→ **Your instructions**
The answer must be an exact reproduction of the lines from the start of the records below through the line containing "-3u + 4v + 4w - 12t = 5", and nothing more.

· · · · · · ·

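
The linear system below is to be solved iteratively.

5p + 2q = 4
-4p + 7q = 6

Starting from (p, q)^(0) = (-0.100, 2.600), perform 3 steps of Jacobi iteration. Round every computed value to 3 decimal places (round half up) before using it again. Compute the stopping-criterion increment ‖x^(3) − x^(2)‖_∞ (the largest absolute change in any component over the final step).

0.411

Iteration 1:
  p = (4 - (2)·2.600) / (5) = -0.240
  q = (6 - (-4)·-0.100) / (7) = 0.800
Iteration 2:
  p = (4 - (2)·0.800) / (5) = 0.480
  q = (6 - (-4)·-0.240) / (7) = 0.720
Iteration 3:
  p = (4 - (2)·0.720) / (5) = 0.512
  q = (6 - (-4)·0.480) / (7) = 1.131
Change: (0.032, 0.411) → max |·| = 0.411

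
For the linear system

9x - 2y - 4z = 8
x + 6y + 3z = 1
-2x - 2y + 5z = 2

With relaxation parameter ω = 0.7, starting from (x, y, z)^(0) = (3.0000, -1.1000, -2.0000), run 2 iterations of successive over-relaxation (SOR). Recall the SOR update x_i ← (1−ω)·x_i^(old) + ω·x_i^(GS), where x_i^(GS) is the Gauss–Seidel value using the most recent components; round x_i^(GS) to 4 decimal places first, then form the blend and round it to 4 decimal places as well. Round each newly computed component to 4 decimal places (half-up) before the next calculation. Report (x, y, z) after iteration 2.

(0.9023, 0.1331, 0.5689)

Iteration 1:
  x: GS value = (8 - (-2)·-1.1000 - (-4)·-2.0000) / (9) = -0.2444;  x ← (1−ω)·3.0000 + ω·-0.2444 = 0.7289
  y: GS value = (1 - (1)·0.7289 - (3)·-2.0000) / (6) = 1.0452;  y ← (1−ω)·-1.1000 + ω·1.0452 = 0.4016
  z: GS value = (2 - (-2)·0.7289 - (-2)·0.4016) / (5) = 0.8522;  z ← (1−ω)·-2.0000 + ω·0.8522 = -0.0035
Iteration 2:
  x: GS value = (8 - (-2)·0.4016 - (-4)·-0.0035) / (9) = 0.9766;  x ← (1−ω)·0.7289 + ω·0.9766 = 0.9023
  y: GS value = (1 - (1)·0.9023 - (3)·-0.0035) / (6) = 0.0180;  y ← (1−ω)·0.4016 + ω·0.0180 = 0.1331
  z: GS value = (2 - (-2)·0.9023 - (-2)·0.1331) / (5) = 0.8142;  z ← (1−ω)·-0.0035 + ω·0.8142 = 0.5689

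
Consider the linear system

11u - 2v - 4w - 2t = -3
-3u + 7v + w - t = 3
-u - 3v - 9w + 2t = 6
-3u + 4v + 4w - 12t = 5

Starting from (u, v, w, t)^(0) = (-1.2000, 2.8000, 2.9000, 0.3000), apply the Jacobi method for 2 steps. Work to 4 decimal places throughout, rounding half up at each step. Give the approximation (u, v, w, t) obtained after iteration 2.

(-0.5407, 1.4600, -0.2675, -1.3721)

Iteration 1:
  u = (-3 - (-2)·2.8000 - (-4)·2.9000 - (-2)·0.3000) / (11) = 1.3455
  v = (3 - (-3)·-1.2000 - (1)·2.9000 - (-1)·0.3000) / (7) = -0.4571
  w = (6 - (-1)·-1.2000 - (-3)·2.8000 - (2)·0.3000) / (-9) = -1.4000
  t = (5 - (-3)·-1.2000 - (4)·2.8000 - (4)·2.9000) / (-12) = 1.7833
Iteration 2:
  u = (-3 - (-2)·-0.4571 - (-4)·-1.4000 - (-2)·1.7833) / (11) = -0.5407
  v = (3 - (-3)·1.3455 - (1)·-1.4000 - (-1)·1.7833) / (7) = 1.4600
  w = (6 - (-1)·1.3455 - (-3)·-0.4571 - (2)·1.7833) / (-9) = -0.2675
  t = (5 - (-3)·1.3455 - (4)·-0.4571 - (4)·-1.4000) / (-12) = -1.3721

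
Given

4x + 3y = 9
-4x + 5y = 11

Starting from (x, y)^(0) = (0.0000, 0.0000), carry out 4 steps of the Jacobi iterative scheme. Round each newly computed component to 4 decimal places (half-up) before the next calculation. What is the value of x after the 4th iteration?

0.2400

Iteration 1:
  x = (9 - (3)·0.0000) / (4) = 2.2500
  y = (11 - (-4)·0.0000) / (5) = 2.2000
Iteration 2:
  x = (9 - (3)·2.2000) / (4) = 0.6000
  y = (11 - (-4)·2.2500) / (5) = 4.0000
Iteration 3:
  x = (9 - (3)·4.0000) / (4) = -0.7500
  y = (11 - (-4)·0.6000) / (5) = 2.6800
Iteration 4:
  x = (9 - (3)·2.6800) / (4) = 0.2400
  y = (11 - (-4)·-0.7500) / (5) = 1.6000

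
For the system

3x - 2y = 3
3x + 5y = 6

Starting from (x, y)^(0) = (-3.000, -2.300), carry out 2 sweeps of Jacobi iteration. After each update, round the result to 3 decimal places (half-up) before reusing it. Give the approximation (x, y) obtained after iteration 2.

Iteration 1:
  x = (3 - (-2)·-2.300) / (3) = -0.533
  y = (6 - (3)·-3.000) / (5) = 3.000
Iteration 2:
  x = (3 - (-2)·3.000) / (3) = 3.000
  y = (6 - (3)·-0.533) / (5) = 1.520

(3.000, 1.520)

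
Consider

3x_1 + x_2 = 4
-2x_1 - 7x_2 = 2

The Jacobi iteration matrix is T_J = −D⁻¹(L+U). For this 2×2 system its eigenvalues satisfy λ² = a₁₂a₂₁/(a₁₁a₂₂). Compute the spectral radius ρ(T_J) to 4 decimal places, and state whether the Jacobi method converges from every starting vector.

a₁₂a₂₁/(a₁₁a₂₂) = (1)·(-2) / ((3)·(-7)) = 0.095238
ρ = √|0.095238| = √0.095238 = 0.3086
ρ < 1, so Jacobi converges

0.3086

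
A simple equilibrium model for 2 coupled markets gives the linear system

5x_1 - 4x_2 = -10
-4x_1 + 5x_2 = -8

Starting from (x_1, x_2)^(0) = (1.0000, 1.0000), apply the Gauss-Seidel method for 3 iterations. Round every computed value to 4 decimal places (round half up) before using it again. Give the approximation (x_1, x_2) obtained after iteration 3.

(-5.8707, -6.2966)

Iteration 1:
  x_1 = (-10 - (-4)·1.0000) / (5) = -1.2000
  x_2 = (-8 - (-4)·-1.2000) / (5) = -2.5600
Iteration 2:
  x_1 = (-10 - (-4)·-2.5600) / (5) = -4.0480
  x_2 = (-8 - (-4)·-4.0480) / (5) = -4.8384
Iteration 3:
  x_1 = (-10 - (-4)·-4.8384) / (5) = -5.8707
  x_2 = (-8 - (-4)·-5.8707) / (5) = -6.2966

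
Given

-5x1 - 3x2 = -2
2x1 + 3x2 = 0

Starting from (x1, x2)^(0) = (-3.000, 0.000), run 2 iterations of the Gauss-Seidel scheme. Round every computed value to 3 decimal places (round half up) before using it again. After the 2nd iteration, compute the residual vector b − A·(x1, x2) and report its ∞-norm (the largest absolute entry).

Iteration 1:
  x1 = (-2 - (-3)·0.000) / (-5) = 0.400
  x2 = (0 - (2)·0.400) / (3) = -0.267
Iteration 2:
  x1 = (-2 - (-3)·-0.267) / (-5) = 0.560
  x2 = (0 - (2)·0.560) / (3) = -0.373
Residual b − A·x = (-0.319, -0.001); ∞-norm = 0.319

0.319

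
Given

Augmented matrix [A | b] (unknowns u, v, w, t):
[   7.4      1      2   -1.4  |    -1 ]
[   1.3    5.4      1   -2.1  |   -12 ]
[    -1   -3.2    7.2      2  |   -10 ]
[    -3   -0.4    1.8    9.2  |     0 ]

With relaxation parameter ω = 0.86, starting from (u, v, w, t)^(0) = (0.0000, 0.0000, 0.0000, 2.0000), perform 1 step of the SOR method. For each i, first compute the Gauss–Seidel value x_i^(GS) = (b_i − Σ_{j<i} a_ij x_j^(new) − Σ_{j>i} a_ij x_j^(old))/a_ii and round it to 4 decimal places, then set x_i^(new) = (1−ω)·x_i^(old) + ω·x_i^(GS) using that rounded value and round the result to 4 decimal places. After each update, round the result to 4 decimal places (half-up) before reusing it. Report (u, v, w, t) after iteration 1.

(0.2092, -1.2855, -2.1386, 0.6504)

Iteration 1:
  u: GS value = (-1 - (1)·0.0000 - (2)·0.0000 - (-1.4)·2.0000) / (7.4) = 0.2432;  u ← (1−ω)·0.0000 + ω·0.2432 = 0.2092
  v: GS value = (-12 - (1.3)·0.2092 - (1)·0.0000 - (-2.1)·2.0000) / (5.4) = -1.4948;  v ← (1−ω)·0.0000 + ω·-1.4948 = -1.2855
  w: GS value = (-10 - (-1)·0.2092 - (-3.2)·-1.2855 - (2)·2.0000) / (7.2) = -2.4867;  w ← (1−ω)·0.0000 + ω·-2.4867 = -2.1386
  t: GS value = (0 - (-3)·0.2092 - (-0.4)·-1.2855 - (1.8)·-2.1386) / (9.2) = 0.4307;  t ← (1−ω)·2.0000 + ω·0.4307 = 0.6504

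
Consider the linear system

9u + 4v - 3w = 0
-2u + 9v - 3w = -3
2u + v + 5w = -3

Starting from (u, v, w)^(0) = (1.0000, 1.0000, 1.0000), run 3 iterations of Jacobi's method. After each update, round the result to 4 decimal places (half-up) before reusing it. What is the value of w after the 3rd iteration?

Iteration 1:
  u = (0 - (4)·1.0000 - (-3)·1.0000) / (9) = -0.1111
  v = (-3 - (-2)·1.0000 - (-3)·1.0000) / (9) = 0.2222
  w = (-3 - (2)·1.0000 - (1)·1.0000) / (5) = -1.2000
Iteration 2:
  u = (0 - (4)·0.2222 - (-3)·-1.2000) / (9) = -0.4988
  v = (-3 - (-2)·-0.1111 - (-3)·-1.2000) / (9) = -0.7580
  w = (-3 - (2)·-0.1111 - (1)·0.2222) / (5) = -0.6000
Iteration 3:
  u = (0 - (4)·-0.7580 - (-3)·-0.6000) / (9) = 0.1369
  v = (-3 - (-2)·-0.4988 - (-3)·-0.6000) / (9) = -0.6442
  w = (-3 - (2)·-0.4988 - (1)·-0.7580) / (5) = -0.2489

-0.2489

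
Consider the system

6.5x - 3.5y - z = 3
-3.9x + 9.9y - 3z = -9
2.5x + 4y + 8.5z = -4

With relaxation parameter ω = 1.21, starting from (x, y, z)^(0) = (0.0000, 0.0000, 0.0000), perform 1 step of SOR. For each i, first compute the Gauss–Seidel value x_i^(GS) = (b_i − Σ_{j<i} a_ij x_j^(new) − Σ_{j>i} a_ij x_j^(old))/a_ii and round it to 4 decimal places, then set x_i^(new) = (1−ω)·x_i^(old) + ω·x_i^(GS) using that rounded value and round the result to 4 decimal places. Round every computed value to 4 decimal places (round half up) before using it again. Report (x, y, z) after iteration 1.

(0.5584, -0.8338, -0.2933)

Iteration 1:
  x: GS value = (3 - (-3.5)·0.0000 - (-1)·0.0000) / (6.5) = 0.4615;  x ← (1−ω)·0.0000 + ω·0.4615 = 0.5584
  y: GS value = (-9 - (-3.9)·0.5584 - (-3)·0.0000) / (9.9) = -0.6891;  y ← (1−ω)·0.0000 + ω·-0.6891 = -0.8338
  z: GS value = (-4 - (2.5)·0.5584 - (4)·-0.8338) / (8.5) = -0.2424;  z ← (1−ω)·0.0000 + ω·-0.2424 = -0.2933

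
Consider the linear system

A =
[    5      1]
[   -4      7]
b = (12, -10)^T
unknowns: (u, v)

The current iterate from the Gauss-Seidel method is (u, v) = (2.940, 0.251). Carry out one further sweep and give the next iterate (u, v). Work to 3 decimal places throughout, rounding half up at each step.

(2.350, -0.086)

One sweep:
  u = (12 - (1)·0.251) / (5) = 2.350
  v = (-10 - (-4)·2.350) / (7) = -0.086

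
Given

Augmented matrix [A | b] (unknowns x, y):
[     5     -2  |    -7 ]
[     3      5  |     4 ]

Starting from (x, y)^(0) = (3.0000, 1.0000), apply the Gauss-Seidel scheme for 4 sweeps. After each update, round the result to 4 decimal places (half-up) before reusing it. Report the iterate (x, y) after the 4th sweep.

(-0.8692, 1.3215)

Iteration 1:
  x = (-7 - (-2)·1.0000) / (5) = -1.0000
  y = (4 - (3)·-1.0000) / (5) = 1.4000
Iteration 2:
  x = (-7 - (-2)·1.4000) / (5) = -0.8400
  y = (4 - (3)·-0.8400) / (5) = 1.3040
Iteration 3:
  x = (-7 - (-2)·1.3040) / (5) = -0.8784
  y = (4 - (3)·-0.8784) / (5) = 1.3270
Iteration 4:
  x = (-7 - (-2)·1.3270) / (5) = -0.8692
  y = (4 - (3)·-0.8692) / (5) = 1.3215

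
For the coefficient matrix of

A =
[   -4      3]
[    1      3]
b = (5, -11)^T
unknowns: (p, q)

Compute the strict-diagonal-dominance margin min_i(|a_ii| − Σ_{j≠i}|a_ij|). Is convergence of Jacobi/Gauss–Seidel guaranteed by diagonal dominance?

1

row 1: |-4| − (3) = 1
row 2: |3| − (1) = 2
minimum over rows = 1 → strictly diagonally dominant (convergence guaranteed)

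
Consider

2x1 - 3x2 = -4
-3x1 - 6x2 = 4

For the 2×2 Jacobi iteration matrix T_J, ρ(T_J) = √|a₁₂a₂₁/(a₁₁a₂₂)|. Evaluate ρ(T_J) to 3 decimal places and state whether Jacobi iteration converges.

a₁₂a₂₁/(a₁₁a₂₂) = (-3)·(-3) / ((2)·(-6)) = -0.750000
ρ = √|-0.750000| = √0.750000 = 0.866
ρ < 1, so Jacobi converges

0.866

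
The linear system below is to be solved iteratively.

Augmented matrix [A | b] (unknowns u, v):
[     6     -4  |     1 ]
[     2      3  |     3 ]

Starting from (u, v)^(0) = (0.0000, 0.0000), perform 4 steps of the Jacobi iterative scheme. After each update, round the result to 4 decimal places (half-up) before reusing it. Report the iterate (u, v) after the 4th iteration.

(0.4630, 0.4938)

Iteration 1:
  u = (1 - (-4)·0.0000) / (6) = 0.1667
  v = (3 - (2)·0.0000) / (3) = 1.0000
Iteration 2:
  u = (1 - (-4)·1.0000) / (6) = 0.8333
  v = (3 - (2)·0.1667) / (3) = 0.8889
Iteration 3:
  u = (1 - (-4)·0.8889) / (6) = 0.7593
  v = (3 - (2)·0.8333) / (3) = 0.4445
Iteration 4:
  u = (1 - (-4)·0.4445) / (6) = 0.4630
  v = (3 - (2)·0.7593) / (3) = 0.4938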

· · · · · · ·

→ **Finished task**
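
The linear system below is to be solved iteratively.

5p + 2q = 4
-4p + 7q = 6

Starting from (p, q)^(0) = (-0.100, 2.600), perform 3 steps of Jacobi iteration. Round every computed value to 3 decimal places (round half up) before using it again. Compute the stopping-criterion increment ‖x^(3) − x^(2)‖_∞ (the largest absolute change in any component over the final step).

0.411

Iteration 1:
  p = (4 - (2)·2.600) / (5) = -0.240
  q = (6 - (-4)·-0.100) / (7) = 0.800
Iteration 2:
  p = (4 - (2)·0.800) / (5) = 0.480
  q = (6 - (-4)·-0.240) / (7) = 0.720
Iteration 3:
  p = (4 - (2)·0.720) / (5) = 0.512
  q = (6 - (-4)·0.480) / (7) = 1.131
Change: (0.032, 0.411) → max |·| = 0.411

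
For the linear system

9x - 2y - 4z = 8
x + 6y + 3z = 1
-2x - 2y + 5z = 2

With relaxation parameter ω = 0.7, starting from (x, y, z)^(0) = (3.0000, -1.1000, -2.0000), run 2 iterations of successive over-relaxation (SOR). Recall the SOR update x_i ← (1−ω)·x_i^(old) + ω·x_i^(GS), where x_i^(GS) is the Gauss–Seidel value using the most recent components; round x_i^(GS) to 4 decimal places first, then form the blend and round it to 4 decimal places as well. Round each newly computed component to 4 decimal places (half-up) before the next calculation. Report (x, y, z) after iteration 2.

(0.9023, 0.1331, 0.5689)

Iteration 1:
  x: GS value = (8 - (-2)·-1.1000 - (-4)·-2.0000) / (9) = -0.2444;  x ← (1−ω)·3.0000 + ω·-0.2444 = 0.7289
  y: GS value = (1 - (1)·0.7289 - (3)·-2.0000) / (6) = 1.0452;  y ← (1−ω)·-1.1000 + ω·1.0452 = 0.4016
  z: GS value = (2 - (-2)·0.7289 - (-2)·0.4016) / (5) = 0.8522;  z ← (1−ω)·-2.0000 + ω·0.8522 = -0.0035
Iteration 2:
  x: GS value = (8 - (-2)·0.4016 - (-4)·-0.0035) / (9) = 0.9766;  x ← (1−ω)·0.7289 + ω·0.9766 = 0.9023
  y: GS value = (1 - (1)·0.9023 - (3)·-0.0035) / (6) = 0.0180;  y ← (1−ω)·0.4016 + ω·0.0180 = 0.1331
  z: GS value = (2 - (-2)·0.9023 - (-2)·0.1331) / (5) = 0.8142;  z ← (1−ω)·-0.0035 + ω·0.8142 = 0.5689

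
Consider the linear system

11u - 2v - 4w - 2t = -3
-3u + 7v + w - t = 3
-u - 3v - 9w + 2t = 6
-3u + 4v + 4w - 12t = 5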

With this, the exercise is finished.